## Provided data
= = = = = = =
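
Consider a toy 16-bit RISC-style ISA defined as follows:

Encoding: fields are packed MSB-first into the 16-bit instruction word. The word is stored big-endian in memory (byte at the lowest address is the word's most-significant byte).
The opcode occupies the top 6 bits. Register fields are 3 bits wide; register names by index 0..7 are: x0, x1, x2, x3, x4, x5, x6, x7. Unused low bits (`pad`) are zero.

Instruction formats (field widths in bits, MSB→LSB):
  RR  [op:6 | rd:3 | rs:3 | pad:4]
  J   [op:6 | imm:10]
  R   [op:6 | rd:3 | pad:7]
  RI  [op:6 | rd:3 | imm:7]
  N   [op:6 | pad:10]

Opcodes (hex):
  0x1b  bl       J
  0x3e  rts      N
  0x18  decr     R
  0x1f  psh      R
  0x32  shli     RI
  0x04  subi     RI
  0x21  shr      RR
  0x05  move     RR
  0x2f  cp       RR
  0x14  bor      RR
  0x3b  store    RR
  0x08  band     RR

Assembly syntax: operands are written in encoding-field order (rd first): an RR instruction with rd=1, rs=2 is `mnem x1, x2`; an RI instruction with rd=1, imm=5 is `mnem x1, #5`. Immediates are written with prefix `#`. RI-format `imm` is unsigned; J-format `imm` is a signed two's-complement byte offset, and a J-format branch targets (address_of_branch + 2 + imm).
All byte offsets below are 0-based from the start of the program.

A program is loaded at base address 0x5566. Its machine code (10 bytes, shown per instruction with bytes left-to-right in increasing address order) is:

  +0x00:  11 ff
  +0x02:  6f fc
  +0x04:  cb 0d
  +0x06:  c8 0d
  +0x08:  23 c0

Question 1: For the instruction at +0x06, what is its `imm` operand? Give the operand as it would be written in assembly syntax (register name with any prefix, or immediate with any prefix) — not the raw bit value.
#13

off 0x06: read c8 0d as big → 0xc80d
  top 6b → 0x32 → shli [RI]
  rd@[9:7]=0x0 ⇒ x0
  imm@[6:0]=0xd ⇒ #13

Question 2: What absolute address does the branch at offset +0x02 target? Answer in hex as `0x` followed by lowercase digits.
0x5566

[02] 6f fc → 0x6ffc
  top 6b → 0x1b → bl [J]
  imm: (w>>0)&0x3ff=0x3fc (s10→-4) → #-4
  target = base 0x5566 + off 0x02 + 2 + imm -4 = 0x5566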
= = = = = = =
## Work instructions
Can you write out the lines above, from the first one through the one containing "Encoding: fields are", exactly as they appear and nothing more?

## Response
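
Consider a toy 16-bit RISC-style ISA defined as follows:

Encoding: fields are packed MSB-first into the 16-bit instruction word. The word is stored big-endian in memory (byte at the lowest address is the word's most-significant byte).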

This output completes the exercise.